Records drawn from a dataset
= = = =

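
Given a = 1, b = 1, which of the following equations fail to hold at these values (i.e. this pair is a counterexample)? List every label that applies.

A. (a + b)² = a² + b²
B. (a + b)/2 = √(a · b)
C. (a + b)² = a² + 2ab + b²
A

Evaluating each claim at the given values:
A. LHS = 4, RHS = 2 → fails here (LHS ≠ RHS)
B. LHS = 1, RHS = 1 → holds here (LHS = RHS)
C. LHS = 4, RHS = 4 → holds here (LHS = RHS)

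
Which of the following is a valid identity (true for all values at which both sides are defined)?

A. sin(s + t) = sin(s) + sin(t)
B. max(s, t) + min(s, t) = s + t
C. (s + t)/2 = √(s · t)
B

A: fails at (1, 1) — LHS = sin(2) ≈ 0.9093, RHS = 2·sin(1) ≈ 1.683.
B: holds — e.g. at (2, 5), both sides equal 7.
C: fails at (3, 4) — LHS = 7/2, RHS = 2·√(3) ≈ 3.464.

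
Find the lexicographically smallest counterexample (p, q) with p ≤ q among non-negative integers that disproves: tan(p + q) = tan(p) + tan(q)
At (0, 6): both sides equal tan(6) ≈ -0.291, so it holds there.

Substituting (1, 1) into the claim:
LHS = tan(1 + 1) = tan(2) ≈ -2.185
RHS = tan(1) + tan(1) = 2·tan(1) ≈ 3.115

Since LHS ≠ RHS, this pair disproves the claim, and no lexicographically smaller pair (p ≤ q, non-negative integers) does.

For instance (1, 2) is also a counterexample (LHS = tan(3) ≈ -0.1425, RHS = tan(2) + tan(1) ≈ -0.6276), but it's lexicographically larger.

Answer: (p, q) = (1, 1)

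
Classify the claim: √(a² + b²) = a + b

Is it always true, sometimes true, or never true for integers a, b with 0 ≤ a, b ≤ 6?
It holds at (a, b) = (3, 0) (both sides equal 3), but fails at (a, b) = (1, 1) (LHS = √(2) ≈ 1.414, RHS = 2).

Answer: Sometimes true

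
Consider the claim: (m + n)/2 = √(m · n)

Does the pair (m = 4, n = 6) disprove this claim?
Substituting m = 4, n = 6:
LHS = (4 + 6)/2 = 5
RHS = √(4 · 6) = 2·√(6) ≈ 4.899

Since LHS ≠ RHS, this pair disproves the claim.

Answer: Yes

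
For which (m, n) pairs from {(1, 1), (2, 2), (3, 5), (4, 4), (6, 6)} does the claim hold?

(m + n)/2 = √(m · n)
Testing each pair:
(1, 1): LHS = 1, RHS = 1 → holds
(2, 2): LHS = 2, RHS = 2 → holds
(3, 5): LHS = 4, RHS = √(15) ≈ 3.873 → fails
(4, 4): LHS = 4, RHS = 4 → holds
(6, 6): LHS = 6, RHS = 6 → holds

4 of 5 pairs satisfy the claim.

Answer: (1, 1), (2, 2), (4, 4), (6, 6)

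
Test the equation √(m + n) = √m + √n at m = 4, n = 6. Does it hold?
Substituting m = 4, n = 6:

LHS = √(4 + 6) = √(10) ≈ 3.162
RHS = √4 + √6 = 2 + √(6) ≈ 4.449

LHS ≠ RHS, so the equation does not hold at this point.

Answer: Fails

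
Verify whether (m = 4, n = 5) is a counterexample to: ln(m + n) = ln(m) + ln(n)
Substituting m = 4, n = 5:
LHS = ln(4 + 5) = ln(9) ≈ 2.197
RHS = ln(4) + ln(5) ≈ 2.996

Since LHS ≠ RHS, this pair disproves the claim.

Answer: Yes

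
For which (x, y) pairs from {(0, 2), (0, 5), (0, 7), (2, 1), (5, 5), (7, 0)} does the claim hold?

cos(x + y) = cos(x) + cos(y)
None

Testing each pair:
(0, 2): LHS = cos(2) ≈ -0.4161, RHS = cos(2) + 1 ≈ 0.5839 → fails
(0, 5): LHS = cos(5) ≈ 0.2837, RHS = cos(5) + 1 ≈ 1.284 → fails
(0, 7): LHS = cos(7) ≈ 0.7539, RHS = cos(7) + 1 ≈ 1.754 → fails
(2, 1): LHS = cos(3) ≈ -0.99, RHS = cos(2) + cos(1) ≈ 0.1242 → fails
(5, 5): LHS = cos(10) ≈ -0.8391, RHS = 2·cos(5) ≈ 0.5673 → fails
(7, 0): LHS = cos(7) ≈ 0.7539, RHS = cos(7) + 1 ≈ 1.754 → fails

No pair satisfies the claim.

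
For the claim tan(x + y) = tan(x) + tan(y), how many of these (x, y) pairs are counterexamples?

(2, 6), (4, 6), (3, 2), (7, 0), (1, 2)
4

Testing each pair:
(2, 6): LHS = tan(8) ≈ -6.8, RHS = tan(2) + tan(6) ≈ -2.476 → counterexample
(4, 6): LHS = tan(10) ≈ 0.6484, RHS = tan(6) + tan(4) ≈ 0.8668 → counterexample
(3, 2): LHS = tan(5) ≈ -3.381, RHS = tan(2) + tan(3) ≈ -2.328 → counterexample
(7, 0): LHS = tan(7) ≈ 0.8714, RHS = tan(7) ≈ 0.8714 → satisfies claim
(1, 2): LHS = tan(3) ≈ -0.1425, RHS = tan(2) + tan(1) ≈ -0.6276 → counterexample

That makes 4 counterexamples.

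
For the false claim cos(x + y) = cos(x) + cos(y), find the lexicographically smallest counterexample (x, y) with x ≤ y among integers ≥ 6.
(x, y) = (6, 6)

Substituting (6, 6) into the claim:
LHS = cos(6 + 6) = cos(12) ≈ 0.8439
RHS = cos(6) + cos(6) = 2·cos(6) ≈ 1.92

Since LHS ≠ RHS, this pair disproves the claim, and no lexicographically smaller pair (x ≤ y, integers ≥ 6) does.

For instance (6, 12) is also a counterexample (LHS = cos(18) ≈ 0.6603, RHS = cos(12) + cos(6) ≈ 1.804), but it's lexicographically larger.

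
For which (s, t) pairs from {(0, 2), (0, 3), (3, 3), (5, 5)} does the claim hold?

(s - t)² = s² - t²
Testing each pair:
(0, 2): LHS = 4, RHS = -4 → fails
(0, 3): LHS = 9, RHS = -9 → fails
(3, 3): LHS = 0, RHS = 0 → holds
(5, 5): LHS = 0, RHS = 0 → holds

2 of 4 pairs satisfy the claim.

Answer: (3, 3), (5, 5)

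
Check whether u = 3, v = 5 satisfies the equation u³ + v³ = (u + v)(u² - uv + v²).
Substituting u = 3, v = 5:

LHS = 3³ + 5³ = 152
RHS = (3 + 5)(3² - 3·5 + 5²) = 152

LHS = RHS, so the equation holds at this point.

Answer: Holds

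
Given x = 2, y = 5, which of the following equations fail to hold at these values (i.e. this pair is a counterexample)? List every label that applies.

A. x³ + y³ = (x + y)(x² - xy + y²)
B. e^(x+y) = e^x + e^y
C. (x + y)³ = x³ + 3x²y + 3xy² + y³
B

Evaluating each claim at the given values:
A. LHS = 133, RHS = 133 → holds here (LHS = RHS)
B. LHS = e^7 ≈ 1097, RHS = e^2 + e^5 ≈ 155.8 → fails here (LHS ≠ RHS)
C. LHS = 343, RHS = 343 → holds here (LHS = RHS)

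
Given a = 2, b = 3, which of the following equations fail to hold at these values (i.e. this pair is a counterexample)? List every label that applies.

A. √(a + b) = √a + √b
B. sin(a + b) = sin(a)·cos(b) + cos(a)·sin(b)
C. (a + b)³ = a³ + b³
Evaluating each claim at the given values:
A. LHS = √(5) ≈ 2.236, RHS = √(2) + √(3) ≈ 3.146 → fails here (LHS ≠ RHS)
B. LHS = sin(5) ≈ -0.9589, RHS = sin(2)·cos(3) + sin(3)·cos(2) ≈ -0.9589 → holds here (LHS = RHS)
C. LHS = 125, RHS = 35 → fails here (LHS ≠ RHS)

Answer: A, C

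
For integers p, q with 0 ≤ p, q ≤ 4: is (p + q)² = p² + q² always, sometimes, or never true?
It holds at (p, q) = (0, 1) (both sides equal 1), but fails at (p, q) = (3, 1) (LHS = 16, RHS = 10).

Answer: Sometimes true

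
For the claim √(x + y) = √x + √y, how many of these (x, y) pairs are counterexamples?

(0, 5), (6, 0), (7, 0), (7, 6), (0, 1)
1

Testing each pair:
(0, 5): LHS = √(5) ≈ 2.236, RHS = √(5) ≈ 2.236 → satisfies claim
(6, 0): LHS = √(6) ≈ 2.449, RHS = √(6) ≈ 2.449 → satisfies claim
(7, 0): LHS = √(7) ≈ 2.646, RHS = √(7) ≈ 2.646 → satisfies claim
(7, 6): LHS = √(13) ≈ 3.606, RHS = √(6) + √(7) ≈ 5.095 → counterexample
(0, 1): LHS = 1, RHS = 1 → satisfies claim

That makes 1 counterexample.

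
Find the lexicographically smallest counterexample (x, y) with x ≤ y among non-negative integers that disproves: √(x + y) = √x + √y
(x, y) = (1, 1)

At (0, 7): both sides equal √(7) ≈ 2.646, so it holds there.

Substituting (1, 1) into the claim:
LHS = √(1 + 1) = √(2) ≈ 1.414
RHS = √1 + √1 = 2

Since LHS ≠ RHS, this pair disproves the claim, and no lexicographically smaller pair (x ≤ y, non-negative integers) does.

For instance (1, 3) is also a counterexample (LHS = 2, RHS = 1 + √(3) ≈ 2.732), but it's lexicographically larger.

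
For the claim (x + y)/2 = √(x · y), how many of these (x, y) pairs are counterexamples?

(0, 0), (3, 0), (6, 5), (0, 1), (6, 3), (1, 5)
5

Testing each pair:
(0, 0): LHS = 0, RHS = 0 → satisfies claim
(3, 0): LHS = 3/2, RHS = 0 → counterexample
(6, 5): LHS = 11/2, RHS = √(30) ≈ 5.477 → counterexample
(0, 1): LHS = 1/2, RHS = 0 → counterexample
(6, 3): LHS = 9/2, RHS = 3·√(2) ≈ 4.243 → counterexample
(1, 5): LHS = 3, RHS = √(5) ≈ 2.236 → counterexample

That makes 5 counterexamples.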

= = = =

From the line holding "B. (a + b)/2 = √(a · b)" to the line holding "B. max(s, t) + min(s, t) = s + t", inclusive, restate each line above exactly as written.

Answer section.
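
B. (a + b)/2 = √(a · b)
C. (a + b)² = a² + 2ab + b²
A

Evaluating each claim at the given values:
A. LHS = 4, RHS = 2 → fails here (LHS ≠ RHS)
B. LHS = 1, RHS = 1 → holds here (LHS = RHS)
C. LHS = 4, RHS = 4 → holds here (LHS = RHS)

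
Which of the following is a valid identity (true for all values at which both sides are defined)?

A. sin(s + t) = sin(s) + sin(t)
B. max(s, t) + min(s, t) = s + t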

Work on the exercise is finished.